## The task
Please print the entries below exactly, from the line with "A financial-literacy team" through the line with "A correlational study", including both of those lines and leaving out all others.

Top of Data shown

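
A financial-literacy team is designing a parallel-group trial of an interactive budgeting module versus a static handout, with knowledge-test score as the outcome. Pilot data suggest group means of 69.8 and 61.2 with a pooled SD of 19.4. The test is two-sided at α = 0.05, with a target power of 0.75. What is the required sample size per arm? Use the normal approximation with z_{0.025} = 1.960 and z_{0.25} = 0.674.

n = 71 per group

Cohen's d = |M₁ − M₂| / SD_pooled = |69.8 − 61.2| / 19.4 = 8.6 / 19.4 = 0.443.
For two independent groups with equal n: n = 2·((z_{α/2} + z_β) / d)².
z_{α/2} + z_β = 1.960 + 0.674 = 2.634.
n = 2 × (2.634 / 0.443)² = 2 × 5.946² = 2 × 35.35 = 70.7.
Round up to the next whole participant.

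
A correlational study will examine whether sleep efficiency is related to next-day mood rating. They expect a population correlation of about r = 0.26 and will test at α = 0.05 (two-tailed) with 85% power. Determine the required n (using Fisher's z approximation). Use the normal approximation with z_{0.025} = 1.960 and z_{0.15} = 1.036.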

Bottom of Data shown
Top of Data shown

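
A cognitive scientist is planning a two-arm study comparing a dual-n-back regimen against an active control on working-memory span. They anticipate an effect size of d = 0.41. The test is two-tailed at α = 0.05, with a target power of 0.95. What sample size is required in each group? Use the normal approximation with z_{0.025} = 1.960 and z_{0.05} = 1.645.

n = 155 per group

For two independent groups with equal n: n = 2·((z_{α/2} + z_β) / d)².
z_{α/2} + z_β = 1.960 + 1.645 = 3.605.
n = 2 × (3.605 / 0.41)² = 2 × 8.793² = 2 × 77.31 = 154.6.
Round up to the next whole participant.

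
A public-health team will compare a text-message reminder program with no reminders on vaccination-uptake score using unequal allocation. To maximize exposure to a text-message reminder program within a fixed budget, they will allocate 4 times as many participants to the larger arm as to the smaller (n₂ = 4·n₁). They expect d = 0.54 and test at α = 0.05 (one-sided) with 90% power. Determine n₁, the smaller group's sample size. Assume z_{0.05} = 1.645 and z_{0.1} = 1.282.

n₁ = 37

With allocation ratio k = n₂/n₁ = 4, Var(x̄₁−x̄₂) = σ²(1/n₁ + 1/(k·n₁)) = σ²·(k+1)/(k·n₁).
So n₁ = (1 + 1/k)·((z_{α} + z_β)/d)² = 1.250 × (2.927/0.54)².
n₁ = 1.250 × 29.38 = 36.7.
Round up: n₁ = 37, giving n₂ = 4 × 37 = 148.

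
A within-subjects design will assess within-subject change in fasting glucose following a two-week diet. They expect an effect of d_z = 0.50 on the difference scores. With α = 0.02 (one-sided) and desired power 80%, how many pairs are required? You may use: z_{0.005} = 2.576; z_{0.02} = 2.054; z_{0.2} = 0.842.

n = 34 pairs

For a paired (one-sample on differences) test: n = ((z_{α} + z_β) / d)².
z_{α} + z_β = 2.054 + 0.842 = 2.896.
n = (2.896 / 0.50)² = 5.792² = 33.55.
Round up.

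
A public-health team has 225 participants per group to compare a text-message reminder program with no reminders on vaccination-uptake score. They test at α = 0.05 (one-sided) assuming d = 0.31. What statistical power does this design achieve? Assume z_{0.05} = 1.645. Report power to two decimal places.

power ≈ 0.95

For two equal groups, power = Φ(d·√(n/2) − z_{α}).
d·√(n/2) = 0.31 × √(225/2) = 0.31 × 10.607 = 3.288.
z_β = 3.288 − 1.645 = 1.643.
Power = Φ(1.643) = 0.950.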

Bottom of Data shown

## Solution to this exercise
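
A financial-literacy team is designing a parallel-group trial of an interactive budgeting module versus a static handout, with knowledge-test score as the outcome. Pilot data suggest group means of 69.8 and 61.2 with a pooled SD of 19.4. The test is two-sided at α = 0.05, with a target power of 0.75. What is the required sample size per arm? Use the normal approximation with z_{0.025} = 1.960 and z_{0.25} = 0.674.

n = 71 per group

Cohen's d = |M₁ − M₂| / SD_pooled = |69.8 − 61.2| / 19.4 = 8.6 / 19.4 = 0.443.
For two independent groups with equal n: n = 2·((z_{α/2} + z_β) / d)².
z_{α/2} + z_β = 1.960 + 0.674 = 2.634.
n = 2 × (2.634 / 0.443)² = 2 × 5.946² = 2 × 35.35 = 70.7.
Round up to the next whole participant.

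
A correlational study will examine whether sleep efficiency is related to next-day mood rating. They expect a population correlation of about r = 0.26 and will test at α = 0.05 (two-tailed) with 85% power. Determine the required n (using Fisher's z approximation). Use the normal approximation with z_{0.025} = 1.960 and z_{0.15} = 1.036.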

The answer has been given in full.